━━━ SOURCE MATERIAL
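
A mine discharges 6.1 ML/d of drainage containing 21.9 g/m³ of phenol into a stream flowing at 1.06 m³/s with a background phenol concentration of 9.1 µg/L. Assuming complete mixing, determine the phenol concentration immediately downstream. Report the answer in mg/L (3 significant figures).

6.1 ML/d = 0.0706 m³/s.
9.1 µg/L = 0.0091 mg/L.
Flow-weighted mixing gives C = (0.0706·21.9 + 1.06·0.0091) / (0.0706 + 1.06) = 1.556/1.131 = 1.376 mg/L.

1.38 mg/L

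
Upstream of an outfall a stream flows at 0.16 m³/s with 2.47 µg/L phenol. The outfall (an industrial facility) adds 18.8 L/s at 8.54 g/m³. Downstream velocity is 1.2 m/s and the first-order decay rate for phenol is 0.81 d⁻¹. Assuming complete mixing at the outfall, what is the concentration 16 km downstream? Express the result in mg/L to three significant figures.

18.8 L/s = 0.0188 m³/s.
2.47 µg/L = 0.00247 mg/L.
After complete mixing, C₀ = (0.0188·8.54 + 0.16·0.00247) / 0.1788 = 0.9002 mg/L.
Travel time t = 1.6e+04 m / 1.2 m/s = 1.333e+04 s = 0.1543 d.
C = 0.9002·exp(−0.81·0.1543) = 0.9002·0.8825 = 0.7944 mg/L.

0.794 mg/L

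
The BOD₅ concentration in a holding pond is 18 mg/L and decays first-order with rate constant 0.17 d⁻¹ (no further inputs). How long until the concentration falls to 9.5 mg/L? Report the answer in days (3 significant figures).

3.76 d

t = ln(C₀/C)/k = ln(18/9.5)/0.17 = 0.6391/0.17 = 3.759 d.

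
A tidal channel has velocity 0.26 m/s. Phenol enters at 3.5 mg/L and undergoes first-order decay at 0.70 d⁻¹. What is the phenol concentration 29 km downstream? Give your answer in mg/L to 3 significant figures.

Travel time t = 29 km / 0.26 m/s = 2.9e+04/0.26 = 1.115e+05 s = 1.291 d.
First-order decay: C = 3.5·exp(−0.70·1.291) = 3.5·0.4051 = 1.418 mg/L.

1.42 mg/L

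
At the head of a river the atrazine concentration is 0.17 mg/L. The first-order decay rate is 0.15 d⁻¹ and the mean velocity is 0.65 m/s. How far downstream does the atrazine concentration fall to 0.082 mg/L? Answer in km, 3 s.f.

273 km

From C = C₀·e^(−kt), t = ln(C₀/C)/k = ln(0.17/0.082)/0.15 = 0.7291/0.15 = 4.861 d.
Distance = v·t = 0.65 m/s × 4.199e+05 s = 2.73e+05 m = 273 km.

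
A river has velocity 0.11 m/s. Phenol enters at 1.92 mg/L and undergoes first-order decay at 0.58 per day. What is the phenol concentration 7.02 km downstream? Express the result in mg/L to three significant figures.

Travel time t = 7.02 km / 0.11 m/s = 7020/0.11 = 6.382e+04 s = 0.7386 d.
First-order decay: C = 1.92·exp(−0.58·0.7386) = 1.92·0.6515 = 1.251 mg/L.

1.25 mg/L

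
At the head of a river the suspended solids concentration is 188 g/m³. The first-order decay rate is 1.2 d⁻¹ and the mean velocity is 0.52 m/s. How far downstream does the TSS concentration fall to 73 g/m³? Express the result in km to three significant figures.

35.4 km

From C = C₀·e^(−kt), t = ln(C₀/C)/k = ln(188/73)/1.2 = 0.946/1.2 = 0.7883 d.
Distance = v·t = 0.52 m/s × 6.811e+04 s = 3.542e+04 m = 35.42 km.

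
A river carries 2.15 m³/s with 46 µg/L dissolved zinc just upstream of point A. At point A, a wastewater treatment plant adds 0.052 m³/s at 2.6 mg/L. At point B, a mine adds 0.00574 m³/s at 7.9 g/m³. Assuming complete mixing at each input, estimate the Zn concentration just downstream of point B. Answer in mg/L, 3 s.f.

46 µg/L = 0.046 mg/L.
After input A: C = (2.15·0.046 + 0.052·2.6) / 2.202 = 0.1063 mg/L.
After input B: C = (2.202·0.1063 + 0.00574·7.9) / 2.208 = 0.1266 mg/L.

0.127 mg/L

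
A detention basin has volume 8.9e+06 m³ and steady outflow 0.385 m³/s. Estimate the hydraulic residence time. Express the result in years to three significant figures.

Q = 0.385 m³/s × 3.156e+07 s/yr = 1.215e+07 m³/yr.
Hydraulic residence time τ = V/Q = 8.9e+06/1.215e+07 = 0.7325 yr.

0.733 yr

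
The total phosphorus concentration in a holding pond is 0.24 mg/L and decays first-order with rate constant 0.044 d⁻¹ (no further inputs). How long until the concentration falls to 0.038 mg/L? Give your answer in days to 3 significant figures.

41.9 d

t = ln(C₀/C)/k = ln(0.24/0.038)/0.044 = 1.843/0.044 = 41.89 d.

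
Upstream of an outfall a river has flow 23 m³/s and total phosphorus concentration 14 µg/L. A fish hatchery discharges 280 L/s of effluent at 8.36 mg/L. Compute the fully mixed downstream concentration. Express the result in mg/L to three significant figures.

0.114 mg/L

280 L/s = 0.28 m³/s.
14 µg/L = 0.014 mg/L.
Conservation of mass across the mixing zone: C = (0.28·8.36 + 23·0.014) / (0.28 + 23) = 2.663/23.28 = 0.1144 mg/L.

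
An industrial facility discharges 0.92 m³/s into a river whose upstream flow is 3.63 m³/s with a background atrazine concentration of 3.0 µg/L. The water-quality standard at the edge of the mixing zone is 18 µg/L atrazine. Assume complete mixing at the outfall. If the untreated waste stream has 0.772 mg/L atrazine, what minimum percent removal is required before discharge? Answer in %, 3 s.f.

3.0 µg/L = 0.003 mg/L.
18 µg/L = 0.018 mg/L.
Mass balance: 0.018·4.55 = 0.92·Cₑ + 3.63·0.003.
Cₑ = (0.0819 − 0.01089) / 0.92 = 0.07718 mg/L.
Required removal = 1 − 0.07718/0.772 = 90 %.

90.0 %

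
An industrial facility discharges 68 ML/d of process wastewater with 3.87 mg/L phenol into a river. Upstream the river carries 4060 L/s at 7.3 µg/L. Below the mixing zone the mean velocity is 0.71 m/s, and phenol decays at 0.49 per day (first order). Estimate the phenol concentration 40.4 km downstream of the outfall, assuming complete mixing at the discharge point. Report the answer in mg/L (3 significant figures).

68 ML/d = 0.787 m³/s.
4060 L/s = 4.06 m³/s.
7.3 µg/L = 0.0073 mg/L.
After complete mixing, C₀ = (0.787·3.87 + 4.06·0.0073) / 4.847 = 0.6345 mg/L.
Travel time t = 4.04e+04 m / 0.71 m/s = 5.69e+04 s = 0.6586 d.
C = 0.6345·exp(−0.49·0.6586) = 0.6345·0.7242 = 0.4595 mg/L.

0.460 mg/L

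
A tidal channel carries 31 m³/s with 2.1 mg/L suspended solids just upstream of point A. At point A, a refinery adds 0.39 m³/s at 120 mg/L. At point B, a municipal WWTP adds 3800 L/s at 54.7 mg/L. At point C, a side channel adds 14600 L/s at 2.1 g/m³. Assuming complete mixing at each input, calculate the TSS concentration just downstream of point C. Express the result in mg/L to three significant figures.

After input A: C = (31·2.1 + 0.39·120) / 31.39 = 3.565 mg/L.
3800 L/s = 3.8 m³/s.
After input B: C = (31.39·3.565 + 3.8·54.7) / 35.19 = 9.087 mg/L.
14600 L/s = 14.6 m³/s.
After input C: C = (35.19·9.087 + 14.6·2.1) / 49.79 = 7.038 mg/L.

7.04 mg/L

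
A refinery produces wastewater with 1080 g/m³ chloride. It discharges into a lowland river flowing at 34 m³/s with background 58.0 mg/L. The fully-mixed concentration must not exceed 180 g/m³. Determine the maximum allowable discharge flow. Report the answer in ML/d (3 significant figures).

398 ML/d

Mass balance at complete mixing: C_std·(Q_w + Q_r) = Q_w·C_e + Q_r·C_b.
Rearranging, Q_w = Q_r·(C_std − C_b)/(C_e − C_std) = 34·(180 − 58) / (1080 − 180) = 4.609 m³/s.
= 398.2 ML/d.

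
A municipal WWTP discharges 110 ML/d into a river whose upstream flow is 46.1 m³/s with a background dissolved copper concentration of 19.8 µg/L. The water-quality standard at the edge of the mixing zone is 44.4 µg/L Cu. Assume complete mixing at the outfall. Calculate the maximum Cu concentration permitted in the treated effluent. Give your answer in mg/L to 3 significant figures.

0.935 mg/L

110 ML/d = 1.273 m³/s.
19.8 µg/L = 0.0198 mg/L.
44.4 µg/L = 0.0444 mg/L.
Mass balance: 0.0444·47.37 = 1.273·Cₑ + 46.1·0.0198.
Cₑ = (2.103 − 0.9128) / 1.273 = 0.9352 mg/L.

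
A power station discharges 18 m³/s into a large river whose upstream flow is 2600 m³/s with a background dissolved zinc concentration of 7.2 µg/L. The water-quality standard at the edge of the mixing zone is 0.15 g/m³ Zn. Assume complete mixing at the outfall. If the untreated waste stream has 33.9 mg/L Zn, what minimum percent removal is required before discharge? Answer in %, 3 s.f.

38.7 %

7.2 µg/L = 0.0072 mg/L.
Mass balance: 0.15·2618 = 18·Cₑ + 2600·0.0072.
Cₑ = (392.7 − 18.72) / 18 = 20.78 mg/L.
Required removal = 1 − 20.78/33.9 = 38.71 %.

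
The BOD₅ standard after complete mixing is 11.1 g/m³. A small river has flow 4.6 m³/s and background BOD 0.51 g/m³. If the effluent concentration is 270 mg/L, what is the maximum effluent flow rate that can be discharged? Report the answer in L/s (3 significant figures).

188 L/s

Mass balance at complete mixing: C_std·(Q_w + Q_r) = Q_w·C_e + Q_r·C_b.
Rearranging, Q_w = Q_r·(C_std − C_b)/(C_e − C_std) = 4.6·(11.1 − 0.51) / (270 − 11.1) = 0.1882 m³/s.
= 188.2 L/s.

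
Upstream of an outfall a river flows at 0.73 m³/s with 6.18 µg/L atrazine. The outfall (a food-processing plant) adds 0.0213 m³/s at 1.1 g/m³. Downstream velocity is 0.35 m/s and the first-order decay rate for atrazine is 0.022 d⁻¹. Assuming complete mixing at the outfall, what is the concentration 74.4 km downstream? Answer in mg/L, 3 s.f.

0.0352 mg/L

6.18 µg/L = 0.00618 mg/L.
After complete mixing, C₀ = (0.0213·1.1 + 0.73·0.00618) / 0.7513 = 0.03719 mg/L.
Travel time t = 7.44e+04 m / 0.35 m/s = 2.126e+05 s = 2.46 d.
C = 0.03719·exp(−0.022·2.46) = 0.03719·0.9473 = 0.03523 mg/L.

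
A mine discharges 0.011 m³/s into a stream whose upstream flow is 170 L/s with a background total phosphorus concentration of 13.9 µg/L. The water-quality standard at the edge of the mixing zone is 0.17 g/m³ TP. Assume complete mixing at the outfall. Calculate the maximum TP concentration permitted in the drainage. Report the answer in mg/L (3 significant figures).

170 L/s = 0.17 m³/s.
13.9 µg/L = 0.0139 mg/L.
Mass balance: 0.17·0.181 = 0.011·Cₑ + 0.17·0.0139.
Cₑ = (0.03077 − 0.002363) / 0.011 = 2.582 mg/L.

2.58 mg/L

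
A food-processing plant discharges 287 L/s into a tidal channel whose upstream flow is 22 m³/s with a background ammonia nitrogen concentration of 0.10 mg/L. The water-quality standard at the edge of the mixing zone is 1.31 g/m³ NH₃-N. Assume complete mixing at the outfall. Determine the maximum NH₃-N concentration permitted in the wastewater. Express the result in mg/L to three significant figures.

94.1 mg/L

287 L/s = 0.287 m³/s.
Mass balance: 1.31·22.29 = 0.287·Cₑ + 22·0.1.
Cₑ = (29.2 − 2.2) / 0.287 = 94.06 mg/L.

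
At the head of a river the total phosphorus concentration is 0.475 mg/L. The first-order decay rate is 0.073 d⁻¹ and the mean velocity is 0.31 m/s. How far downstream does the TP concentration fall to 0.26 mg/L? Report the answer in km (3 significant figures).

From C = C₀·e^(−kt), t = ln(C₀/C)/k = ln(0.475/0.26)/0.073 = 0.6026/0.073 = 8.255 d.
Distance = v·t = 0.31 m/s × 7.133e+05 s = 2.211e+05 m = 221.1 km.

221 km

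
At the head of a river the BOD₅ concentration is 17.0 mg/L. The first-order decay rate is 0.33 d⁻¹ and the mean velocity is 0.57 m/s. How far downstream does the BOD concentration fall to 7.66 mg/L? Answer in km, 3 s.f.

From C = C₀·e^(−kt), t = ln(C₀/C)/k = ln(17.0/7.66)/0.33 = 0.7972/0.33 = 2.416 d.
Distance = v·t = 0.57 m/s × 2.087e+05 s = 1.19e+05 m = 119 km.

119 km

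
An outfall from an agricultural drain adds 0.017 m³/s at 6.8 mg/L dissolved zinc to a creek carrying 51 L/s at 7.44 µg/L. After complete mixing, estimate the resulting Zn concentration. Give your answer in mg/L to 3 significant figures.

51 L/s = 0.051 m³/s.
7.44 µg/L = 0.00744 mg/L.
Flow-weighted mixing gives C = (0.017·6.8 + 0.051·0.00744) / (0.017 + 0.051) = 0.116/0.068 = 1.706 mg/L.

1.71 mg/L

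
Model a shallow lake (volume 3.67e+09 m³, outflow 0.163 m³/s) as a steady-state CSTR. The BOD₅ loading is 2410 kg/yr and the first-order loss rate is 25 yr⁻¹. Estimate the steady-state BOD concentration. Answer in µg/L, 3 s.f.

0.0263 µg/L

Outflow Q = 0.163 m³/s × 3.156e+07 s/yr = 5.144e+06 m³/yr.
Steady-state CSTR mass balance: W = Q·C + k·V·C, so C = W/(Q + kV).
Q + kV = 5.144e+06 + 25·3.67e+09 = 9.176e+10 m³/yr.
C = 2410/9.176e+10 = 2.627e-08 kg/m³ = 2.627e-05 mg/L = 0.02627 µg/L.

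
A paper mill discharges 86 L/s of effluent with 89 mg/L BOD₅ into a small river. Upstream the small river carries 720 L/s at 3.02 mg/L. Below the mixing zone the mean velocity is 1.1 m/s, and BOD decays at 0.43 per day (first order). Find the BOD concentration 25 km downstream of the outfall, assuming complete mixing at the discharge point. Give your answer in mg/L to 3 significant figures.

86 L/s = 0.086 m³/s.
720 L/s = 0.72 m³/s.
After complete mixing, C₀ = (0.086·89 + 0.72·3.02) / 0.806 = 12.19 mg/L.
Travel time t = 2.5e+04 m / 1.1 m/s = 2.273e+04 s = 0.263 d.
C = 12.19·exp(−0.43·0.263) = 12.19·0.8931 = 10.89 mg/L.

10.9 mg/L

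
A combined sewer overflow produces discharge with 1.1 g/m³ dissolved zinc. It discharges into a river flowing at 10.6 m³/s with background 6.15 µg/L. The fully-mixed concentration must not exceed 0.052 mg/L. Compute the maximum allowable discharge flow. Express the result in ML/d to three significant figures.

40.1 ML/d

6.15 µg/L = 0.00615 mg/L.
Mass balance at complete mixing: C_std·(Q_w + Q_r) = Q_w·C_e + Q_r·C_b.
Rearranging, Q_w = Q_r·(C_std − C_b)/(C_e − C_std) = 10.6·(0.052 − 0.00615) / (1.1 − 0.052) = 0.4637 m³/s.
= 40.07 ML/d.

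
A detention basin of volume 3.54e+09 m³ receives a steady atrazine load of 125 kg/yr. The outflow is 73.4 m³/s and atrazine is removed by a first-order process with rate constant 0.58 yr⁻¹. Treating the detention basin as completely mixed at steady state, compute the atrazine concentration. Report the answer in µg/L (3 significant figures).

0.0286 µg/L

Outflow Q = 73.4 m³/s × 3.156e+07 s/yr = 2.316e+09 m³/yr.
Steady-state CSTR mass balance: W = Q·C + k·V·C, so C = W/(Q + kV).
Q + kV = 2.316e+09 + 0.58·3.54e+09 = 4.37e+09 m³/yr.
C = 125/4.37e+09 = 2.861e-08 kg/m³ = 2.861e-05 mg/L = 0.02861 µg/L.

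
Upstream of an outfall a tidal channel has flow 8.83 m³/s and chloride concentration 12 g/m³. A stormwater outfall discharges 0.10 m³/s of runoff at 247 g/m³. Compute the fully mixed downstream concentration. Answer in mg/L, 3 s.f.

14.6 mg/L

By mass balance at complete mixing, C = (0.1·247 + 8.83·12) / (0.1 + 8.83) = 130.7/8.93 = 14.63 mg/L.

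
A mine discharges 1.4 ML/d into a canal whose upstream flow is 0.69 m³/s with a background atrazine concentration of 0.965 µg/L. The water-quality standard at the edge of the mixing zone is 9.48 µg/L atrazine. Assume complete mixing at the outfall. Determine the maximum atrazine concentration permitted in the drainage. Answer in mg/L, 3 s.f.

0.372 mg/L

1.4 ML/d = 0.0162 m³/s.
0.965 µg/L = 0.000965 mg/L.
9.48 µg/L = 0.00948 mg/L.
Mass balance: 0.00948·0.7062 = 0.0162·Cₑ + 0.69·0.000965.
Cₑ = (0.006695 − 0.0006658) / 0.0162 = 0.3721 mg/L.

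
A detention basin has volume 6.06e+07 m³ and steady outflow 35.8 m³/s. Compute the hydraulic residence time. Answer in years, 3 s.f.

0.0536 yr

Q = 35.8 m³/s × 3.156e+07 s/yr = 1.13e+09 m³/yr.
Hydraulic residence time τ = V/Q = 6.06e+07/1.13e+09 = 0.05364 yr.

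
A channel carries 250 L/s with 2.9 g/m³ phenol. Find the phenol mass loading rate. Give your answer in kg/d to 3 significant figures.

62.6 kg/d

250 L/s = 0.25 m³/s.
Mass flux = Q·C = 0.25 m³/s × 2.9 g/m³ = 0.725 g/s.
= 0.725 g/s × 86.4 = 62.64 kg/d.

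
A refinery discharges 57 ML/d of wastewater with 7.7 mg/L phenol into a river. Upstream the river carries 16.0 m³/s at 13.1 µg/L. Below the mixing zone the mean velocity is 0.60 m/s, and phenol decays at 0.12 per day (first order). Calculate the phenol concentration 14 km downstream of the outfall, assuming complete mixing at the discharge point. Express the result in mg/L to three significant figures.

57 ML/d = 0.6597 m³/s.
13.1 µg/L = 0.0131 mg/L.
After complete mixing, C₀ = (0.6597·7.7 + 16·0.0131) / 16.66 = 0.3175 mg/L.
Travel time t = 1.4e+04 m / 0.60 m/s = 2.333e+04 s = 0.2701 d.
C = 0.3175·exp(−0.12·0.2701) = 0.3175·0.9681 = 0.3074 mg/L.

0.307 mg/L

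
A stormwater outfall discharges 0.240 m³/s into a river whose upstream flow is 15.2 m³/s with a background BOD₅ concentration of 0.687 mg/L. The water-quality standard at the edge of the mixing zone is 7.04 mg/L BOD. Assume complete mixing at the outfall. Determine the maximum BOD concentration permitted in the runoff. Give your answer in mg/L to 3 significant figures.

409 mg/L

Mass balance: 7.04·15.44 = 0.24·Cₑ + 15.2·0.687.
Cₑ = (108.7 − 10.44) / 0.24 = 409.4 mg/L.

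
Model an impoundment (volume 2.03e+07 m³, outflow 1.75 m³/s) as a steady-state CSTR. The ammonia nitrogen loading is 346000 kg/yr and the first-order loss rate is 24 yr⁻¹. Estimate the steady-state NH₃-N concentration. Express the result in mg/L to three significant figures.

Outflow Q = 1.75 m³/s × 3.156e+07 s/yr = 5.523e+07 m³/yr.
Steady-state CSTR mass balance: W = Q·C + k·V·C, so C = W/(Q + kV).
Q + kV = 5.523e+07 + 24·2.03e+07 = 5.424e+08 m³/yr.
C = 346000/5.424e+08 = 0.0006379 kg/m³ = 0.6379 mg/L.

0.638 mg/L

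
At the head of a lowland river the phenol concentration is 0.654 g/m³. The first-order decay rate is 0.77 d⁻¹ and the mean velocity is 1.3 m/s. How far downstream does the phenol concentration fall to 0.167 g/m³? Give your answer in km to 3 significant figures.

From C = C₀·e^(−kt), t = ln(C₀/C)/k = ln(0.654/0.167)/0.77 = 1.365/0.77 = 1.773 d.
Distance = v·t = 1.3 m/s × 1.532e+05 s = 1.991e+05 m = 199.1 km.

199 km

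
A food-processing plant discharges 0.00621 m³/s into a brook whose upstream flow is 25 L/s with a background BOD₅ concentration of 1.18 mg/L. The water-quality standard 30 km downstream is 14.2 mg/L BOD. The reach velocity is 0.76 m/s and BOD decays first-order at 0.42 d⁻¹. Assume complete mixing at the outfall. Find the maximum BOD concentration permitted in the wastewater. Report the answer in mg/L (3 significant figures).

25 L/s = 0.025 m³/s.
Travel time to the compliance point: t = 3e+04/0.76 = 3.947e+04 s = 0.4569 d; decay factor exp(−0.42·0.4569) = 0.8254.
So the concentration just after mixing may be at most 14.2/0.8254 = 17.2 mg/L.
Mass balance: 17.2·0.03121 = 0.00621·Cₑ + 0.025·1.18.
Cₑ = (0.5369 − 0.0295) / 0.00621 = 81.71 mg/L.

81.7 mg/L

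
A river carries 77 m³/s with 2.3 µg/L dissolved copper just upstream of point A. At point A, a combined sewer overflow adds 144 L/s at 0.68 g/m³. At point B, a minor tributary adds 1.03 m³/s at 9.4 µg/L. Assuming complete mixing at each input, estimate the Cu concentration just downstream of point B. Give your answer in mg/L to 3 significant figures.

0.00364 mg/L

2.3 µg/L = 0.0023 mg/L.
144 L/s = 0.144 m³/s.
After input A: C = (77·0.0023 + 0.144·0.68) / 77.14 = 0.003565 mg/L.
9.4 µg/L = 0.0094 mg/L.
After input B: C = (77.14·0.003565 + 1.03·0.0094) / 78.17 = 0.003642 mg/L.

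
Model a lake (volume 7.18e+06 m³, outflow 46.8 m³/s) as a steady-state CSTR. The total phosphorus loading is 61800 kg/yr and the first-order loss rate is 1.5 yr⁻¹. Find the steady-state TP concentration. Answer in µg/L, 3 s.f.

Outflow Q = 46.8 m³/s × 3.156e+07 s/yr = 1.477e+09 m³/yr.
Steady-state CSTR mass balance: W = Q·C + k·V·C, so C = W/(Q + kV).
Q + kV = 1.477e+09 + 1.5·7.18e+06 = 1.488e+09 m³/yr.
C = 61800/1.488e+09 = 4.154e-05 kg/m³ = 0.04154 mg/L = 41.54 µg/L.

41.5 µg/L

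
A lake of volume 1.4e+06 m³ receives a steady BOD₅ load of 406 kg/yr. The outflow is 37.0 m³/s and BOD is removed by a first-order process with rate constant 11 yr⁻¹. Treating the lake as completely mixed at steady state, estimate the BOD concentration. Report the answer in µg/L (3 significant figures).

0.343 µg/L

Outflow Q = 37.0 m³/s × 3.156e+07 s/yr = 1.168e+09 m³/yr.
Steady-state CSTR mass balance: W = Q·C + k·V·C, so C = W/(Q + kV).
Q + kV = 1.168e+09 + 11·1.4e+06 = 1.183e+09 m³/yr.
C = 406/1.183e+09 = 3.432e-07 kg/m³ = 0.0003432 mg/L = 0.3432 µg/L.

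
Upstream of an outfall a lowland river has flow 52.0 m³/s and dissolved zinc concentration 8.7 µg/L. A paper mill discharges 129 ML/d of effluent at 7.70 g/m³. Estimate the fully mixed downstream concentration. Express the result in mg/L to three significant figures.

0.223 mg/L

129 ML/d = 1.493 m³/s.
8.7 µg/L = 0.0087 mg/L.
By mass balance at complete mixing, C = (1.493·7.7 + 52·0.0087) / (1.493 + 52) = 11.95/53.49 = 0.2234 mg/L.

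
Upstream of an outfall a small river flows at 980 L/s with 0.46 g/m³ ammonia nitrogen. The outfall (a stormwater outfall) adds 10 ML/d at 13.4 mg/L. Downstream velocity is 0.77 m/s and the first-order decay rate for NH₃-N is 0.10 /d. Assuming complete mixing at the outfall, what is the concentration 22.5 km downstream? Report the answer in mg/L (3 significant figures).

1.77 mg/L

10 ML/d = 0.1157 m³/s.
980 L/s = 0.98 m³/s.
After complete mixing, C₀ = (0.1157·13.4 + 0.98·0.46) / 1.096 = 1.827 mg/L.
Travel time t = 2.25e+04 m / 0.77 m/s = 2.922e+04 s = 0.3382 d.
C = 1.827·exp(−0.10·0.3382) = 1.827·0.9667 = 1.766 mg/L.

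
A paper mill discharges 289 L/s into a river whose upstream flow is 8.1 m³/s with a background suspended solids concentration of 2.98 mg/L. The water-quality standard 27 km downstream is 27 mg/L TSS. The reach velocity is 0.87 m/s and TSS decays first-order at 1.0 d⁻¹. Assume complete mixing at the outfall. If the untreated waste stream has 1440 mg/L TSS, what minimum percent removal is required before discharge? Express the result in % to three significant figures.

289 L/s = 0.289 m³/s.
Travel time to the compliance point: t = 2.7e+04/0.87 = 3.103e+04 s = 0.3592 d; decay factor exp(−1.0·0.3592) = 0.6982.
So the concentration just after mixing may be at most 27/0.6982 = 38.67 mg/L.
Mass balance: 38.67·8.389 = 0.289·Cₑ + 8.1·2.98.
Cₑ = (324.4 − 24.14) / 0.289 = 1039 mg/L.
Required removal = 1 − 1039/1440 = 27.85 %.

27.9 %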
━━━━━━
Set down nothing but the lines from the one containing "A paper mill discharges 289" through the final line above, exactly as written.

-- YOUR SOLUTION --
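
A paper mill discharges 289 L/s into a river whose upstream flow is 8.1 m³/s with a background suspended solids concentration of 2.98 mg/L. The water-quality standard 27 km downstream is 27 mg/L TSS. The reach velocity is 0.87 m/s and TSS decays first-order at 1.0 d⁻¹. Assume complete mixing at the outfall. If the untreated waste stream has 1440 mg/L TSS, what minimum percent removal is required before discharge? Express the result in % to three significant figures.

289 L/s = 0.289 m³/s.
Travel time to the compliance point: t = 2.7e+04/0.87 = 3.103e+04 s = 0.3592 d; decay factor exp(−1.0·0.3592) = 0.6982.
So the concentration just after mixing may be at most 27/0.6982 = 38.67 mg/L.
Mass balance: 38.67·8.389 = 0.289·Cₑ + 8.1·2.98.
Cₑ = (324.4 − 24.14) / 0.289 = 1039 mg/L.
Required removal = 1 − 1039/1440 = 27.85 %.

27.9 %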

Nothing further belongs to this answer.